**Task statement:** The answer must be one number: how many lines in the records below contain the word "clear".

[Stored data]
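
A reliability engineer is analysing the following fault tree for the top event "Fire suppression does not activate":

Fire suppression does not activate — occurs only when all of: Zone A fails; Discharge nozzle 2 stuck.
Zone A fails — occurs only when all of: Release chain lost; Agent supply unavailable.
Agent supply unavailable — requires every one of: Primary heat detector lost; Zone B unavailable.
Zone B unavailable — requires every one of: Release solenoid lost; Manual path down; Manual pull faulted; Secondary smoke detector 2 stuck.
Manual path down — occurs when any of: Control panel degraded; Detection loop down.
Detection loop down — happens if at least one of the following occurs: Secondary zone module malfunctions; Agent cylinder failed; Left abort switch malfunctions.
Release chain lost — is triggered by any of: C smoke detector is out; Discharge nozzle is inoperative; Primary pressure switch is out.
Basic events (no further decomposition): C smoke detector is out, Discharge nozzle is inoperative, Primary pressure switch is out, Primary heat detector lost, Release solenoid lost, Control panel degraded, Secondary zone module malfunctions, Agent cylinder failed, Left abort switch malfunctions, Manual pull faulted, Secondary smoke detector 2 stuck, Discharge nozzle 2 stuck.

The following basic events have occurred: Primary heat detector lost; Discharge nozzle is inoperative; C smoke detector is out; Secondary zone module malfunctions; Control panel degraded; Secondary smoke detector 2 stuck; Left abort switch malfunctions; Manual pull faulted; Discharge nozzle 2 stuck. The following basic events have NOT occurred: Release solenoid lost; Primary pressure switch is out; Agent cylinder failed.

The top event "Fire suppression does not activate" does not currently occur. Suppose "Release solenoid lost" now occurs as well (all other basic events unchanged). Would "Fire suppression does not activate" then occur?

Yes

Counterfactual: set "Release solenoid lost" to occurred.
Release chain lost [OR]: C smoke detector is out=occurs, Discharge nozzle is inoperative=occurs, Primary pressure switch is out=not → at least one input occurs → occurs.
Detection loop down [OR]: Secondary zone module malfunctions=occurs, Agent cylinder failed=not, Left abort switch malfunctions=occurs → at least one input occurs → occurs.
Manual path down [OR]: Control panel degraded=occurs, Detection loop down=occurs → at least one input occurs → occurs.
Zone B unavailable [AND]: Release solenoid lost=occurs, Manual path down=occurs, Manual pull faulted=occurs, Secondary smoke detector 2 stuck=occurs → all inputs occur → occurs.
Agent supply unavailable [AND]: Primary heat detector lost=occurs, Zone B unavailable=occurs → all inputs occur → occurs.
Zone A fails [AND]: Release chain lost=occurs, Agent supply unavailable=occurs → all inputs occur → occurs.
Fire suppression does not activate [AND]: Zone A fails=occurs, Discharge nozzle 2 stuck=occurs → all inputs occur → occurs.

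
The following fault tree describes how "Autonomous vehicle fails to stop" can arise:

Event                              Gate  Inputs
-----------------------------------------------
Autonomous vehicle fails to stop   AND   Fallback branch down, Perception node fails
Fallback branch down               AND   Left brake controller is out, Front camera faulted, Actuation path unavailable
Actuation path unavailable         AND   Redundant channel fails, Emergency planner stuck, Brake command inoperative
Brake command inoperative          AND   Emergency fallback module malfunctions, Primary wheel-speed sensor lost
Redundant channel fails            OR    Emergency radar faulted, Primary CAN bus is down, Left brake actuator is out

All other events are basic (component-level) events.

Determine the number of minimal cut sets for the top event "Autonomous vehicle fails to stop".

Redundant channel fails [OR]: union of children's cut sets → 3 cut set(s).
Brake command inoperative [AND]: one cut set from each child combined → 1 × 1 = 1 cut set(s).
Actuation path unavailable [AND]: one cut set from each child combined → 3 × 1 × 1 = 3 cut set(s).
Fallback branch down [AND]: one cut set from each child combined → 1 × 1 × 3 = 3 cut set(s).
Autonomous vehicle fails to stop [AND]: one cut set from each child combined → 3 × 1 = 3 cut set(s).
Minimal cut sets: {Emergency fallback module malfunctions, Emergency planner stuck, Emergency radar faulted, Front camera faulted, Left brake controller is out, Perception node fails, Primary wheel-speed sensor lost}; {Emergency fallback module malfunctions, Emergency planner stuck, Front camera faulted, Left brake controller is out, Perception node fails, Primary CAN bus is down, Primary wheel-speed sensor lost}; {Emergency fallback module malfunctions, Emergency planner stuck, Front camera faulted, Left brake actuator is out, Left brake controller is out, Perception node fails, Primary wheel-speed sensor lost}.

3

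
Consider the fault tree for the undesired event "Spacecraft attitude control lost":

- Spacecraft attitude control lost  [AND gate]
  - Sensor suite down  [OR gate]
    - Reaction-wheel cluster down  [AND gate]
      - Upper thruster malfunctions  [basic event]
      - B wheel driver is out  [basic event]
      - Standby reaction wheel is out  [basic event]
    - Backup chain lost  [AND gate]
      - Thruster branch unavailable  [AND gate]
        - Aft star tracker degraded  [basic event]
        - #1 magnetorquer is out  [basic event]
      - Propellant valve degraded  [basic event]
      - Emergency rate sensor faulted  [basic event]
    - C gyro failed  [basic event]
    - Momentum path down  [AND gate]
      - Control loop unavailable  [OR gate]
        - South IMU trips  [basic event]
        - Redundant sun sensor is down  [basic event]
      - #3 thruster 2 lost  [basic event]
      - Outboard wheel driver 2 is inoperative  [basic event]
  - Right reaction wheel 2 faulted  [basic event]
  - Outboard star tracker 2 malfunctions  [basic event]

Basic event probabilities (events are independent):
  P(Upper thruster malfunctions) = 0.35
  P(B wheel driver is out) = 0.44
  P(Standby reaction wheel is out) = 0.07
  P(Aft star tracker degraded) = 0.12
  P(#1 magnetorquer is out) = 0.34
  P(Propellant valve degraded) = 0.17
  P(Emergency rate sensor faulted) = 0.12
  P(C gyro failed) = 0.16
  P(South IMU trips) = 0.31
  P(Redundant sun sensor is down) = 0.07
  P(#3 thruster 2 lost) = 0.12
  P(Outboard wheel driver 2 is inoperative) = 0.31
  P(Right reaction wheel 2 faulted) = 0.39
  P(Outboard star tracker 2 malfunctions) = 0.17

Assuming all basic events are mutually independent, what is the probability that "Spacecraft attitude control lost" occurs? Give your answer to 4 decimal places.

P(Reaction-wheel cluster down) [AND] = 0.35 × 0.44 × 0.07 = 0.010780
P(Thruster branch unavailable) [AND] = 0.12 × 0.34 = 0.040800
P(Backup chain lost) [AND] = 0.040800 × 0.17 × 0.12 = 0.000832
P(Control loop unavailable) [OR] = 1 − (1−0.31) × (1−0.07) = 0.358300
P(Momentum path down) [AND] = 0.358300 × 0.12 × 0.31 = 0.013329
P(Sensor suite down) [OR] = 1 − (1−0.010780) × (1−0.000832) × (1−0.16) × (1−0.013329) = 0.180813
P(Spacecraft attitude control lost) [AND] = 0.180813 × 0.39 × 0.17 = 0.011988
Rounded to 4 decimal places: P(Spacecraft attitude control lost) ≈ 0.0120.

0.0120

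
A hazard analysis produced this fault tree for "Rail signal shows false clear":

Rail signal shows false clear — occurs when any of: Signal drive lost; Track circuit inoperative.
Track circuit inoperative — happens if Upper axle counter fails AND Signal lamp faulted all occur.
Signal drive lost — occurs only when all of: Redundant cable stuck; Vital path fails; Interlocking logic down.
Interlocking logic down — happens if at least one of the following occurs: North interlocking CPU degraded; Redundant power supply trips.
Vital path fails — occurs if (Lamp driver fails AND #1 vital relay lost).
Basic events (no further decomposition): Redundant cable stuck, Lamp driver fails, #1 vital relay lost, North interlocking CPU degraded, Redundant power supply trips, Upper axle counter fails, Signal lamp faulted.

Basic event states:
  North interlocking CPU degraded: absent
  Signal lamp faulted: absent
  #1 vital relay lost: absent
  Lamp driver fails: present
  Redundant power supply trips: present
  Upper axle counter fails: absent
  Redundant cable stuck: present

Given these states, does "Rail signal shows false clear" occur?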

**Your response:** 3